(Beginning of AVAILABLE RECORDS)

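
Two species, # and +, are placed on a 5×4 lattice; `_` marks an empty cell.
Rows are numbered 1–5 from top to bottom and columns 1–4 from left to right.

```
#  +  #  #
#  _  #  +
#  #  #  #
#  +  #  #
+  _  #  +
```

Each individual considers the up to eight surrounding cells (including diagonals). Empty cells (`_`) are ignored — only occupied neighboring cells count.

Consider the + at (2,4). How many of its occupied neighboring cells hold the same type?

Occupied neighbors of (2,4): (1,3)=#, (1,4)=#, (2,3)=#, (3,3)=#, (3,4)=#.
Same type (+): 0 of 5.

0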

(End of AVAILABLE RECORDS)

Write all of the data above again, exactly as given.

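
Two species, # and +, are placed on a 5×4 lattice; `_` marks an empty cell.
Rows are numbered 1–5 from top to bottom and columns 1–4 from left to right.

```
#  +  #  #
#  _  #  +
#  #  #  #
#  +  #  #
+  _  #  +
```

Each individual considers the up to eight surrounding cells (including diagonals). Empty cells (`_`) are ignored — only occupied neighboring cells count.

Consider the + at (2,4). How many of its occupied neighboring cells hold the same type?

Occupied neighbors of (2,4): (1,3)=#, (1,4)=#, (2,3)=#, (3,3)=#, (3,4)=#.
Same type (+): 0 of 5.

0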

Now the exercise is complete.